Problem statement:
Your answer is the lines below, exactly, from the one that contains "M | black | founder |" through the one that contains "M | white | founder |", both included.

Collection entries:
================================

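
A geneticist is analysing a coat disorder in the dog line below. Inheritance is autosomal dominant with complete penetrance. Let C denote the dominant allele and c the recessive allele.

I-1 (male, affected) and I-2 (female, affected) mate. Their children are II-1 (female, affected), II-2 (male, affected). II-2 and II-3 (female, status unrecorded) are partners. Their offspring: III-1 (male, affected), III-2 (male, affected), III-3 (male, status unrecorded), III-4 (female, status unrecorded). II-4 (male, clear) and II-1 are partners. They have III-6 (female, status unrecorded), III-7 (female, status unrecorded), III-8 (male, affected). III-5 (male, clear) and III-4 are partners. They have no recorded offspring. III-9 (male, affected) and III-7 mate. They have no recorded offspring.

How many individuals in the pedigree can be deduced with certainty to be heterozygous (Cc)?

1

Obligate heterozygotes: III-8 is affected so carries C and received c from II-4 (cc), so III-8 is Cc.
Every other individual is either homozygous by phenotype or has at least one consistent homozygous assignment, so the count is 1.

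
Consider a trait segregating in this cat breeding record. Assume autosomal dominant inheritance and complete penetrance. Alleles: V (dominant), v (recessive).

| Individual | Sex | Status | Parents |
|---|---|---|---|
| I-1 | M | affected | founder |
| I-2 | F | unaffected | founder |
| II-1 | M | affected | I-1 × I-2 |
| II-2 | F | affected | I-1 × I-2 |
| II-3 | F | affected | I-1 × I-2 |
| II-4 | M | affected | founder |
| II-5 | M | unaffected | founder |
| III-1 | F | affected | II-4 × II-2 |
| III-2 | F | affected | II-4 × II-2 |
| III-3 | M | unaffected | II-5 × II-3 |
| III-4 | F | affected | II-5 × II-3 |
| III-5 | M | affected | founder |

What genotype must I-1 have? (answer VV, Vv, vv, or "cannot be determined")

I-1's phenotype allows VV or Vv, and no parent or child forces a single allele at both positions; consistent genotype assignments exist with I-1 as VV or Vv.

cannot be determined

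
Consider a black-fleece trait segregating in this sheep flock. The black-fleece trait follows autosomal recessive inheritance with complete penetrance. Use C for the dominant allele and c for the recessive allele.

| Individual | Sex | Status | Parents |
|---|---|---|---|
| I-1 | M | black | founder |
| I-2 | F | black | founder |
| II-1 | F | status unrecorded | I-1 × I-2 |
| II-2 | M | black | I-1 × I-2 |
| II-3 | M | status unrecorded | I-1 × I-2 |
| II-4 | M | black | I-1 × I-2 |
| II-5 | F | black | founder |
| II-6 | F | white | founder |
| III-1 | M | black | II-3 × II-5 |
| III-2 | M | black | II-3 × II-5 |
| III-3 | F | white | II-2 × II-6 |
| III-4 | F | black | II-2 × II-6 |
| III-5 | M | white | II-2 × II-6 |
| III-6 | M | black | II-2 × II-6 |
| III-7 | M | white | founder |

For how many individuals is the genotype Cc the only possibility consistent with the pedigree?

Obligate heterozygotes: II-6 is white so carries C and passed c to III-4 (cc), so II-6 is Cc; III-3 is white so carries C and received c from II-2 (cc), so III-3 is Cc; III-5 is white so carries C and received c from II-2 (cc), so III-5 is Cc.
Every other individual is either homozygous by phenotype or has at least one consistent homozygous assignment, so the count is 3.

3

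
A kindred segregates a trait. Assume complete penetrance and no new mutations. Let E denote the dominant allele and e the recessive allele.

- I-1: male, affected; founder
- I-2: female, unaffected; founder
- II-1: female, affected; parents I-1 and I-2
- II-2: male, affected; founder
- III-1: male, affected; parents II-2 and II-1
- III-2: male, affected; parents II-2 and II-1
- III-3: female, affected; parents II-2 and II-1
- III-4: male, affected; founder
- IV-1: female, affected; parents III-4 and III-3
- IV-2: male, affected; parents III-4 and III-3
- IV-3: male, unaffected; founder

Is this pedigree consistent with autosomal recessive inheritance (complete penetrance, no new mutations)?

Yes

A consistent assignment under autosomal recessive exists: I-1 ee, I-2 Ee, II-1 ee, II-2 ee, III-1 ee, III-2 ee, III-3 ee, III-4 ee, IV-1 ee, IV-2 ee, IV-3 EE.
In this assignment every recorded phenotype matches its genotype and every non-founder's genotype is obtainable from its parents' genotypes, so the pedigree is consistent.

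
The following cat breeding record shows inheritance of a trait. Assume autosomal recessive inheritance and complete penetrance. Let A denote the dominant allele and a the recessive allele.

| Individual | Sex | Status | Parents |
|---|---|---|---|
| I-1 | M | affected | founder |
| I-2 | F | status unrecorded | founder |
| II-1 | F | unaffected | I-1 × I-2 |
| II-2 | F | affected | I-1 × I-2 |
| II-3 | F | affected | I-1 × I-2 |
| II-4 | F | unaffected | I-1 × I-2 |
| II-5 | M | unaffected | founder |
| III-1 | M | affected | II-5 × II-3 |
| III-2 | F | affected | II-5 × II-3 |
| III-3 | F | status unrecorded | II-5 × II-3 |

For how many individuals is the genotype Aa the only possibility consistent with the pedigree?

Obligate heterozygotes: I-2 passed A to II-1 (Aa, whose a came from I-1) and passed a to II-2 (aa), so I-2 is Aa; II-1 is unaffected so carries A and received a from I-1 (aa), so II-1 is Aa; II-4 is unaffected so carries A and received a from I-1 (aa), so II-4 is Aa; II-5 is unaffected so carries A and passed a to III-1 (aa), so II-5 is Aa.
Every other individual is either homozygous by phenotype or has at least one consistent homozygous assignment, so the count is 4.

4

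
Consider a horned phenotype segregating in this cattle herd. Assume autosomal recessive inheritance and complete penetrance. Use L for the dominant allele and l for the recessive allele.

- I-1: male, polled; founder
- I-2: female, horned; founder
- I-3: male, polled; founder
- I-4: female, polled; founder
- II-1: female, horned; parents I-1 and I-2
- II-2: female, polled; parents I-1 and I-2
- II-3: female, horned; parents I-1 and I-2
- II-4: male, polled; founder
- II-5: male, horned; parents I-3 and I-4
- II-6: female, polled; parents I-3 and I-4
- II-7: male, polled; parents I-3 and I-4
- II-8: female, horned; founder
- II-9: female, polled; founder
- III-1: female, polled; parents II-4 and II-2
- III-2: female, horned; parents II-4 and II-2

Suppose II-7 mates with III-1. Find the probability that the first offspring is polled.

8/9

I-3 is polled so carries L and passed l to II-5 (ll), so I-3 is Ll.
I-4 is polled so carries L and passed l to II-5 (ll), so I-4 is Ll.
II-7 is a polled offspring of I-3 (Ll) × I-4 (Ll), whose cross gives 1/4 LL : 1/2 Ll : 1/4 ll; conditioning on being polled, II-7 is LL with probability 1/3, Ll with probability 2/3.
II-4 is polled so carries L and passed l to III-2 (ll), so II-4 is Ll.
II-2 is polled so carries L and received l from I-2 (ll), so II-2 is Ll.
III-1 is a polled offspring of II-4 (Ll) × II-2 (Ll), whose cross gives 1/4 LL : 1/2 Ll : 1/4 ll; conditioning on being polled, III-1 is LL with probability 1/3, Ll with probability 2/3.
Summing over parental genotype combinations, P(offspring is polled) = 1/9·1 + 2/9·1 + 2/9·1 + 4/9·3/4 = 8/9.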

================================

Response area:
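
| I-1 | M | black | founder |
| I-2 | F | black | founder |
| II-1 | F | status unrecorded | I-1 × I-2 |
| II-2 | M | black | I-1 × I-2 |
| II-3 | M | status unrecorded | I-1 × I-2 |
| II-4 | M | black | I-1 × I-2 |
| II-5 | F | black | founder |
| II-6 | F | white | founder |
| III-1 | M | black | II-3 × II-5 |
| III-2 | M | black | II-3 × II-5 |
| III-3 | F | white | II-2 × II-6 |
| III-4 | F | black | II-2 × II-6 |
| III-5 | M | white | II-2 × II-6 |
| III-6 | M | black | II-2 × II-6 |
| III-7 | M | white | founder |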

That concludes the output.